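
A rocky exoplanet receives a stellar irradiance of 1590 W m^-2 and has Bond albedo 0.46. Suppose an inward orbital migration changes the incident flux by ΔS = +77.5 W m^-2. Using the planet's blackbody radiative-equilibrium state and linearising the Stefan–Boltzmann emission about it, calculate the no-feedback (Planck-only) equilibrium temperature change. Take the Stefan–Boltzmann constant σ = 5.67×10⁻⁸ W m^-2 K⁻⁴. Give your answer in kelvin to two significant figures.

Unperturbed T_e = [1590·(1−0.46)/(4σ)]^¼ = 248.0 K.
Only a fraction (1−α) is absorbed and it's spread over 4πR², so ΔF = (1−α)ΔS/4 = 10.46 W m^-2.
Linearising σT⁴ gives d(σT⁴)/dT = 4σT_e³ = 3.461 W m^-2 per K.
Hence the no-feedback warming is ΔF/(4σT_e³) = 3.02 K.

3.0 kelvin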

------

Task directions:
Having read the entries, output all of them verbatim.

The answer:
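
A rocky exoplanet receives a stellar irradiance of 1590 W m^-2 and has Bond albedo 0.46. Suppose an inward orbital migration changes the incident flux by ΔS = +77.5 W m^-2. Using the planet's blackbody radiative-equilibrium state and linearising the Stefan–Boltzmann emission about it, calculate the no-feedback (Planck-only) equilibrium temperature change. Take the Stefan–Boltzmann constant σ = 5.67×10⁻⁸ W m^-2 K⁻⁴. Give your answer in kelvin to two significant figures.

Unperturbed T_e = [1590·(1−0.46)/(4σ)]^¼ = 248.0 K.
Only a fraction (1−α) is absorbed and it's spread over 4πR², so ΔF = (1−α)ΔS/4 = 10.46 W m^-2.
Linearising σT⁴ gives d(σT⁴)/dT = 4σT_e³ = 3.461 W m^-2 per K.
Hence the no-feedback warming is ΔF/(4σT_e³) = 3.02 K.

3.0 kelvin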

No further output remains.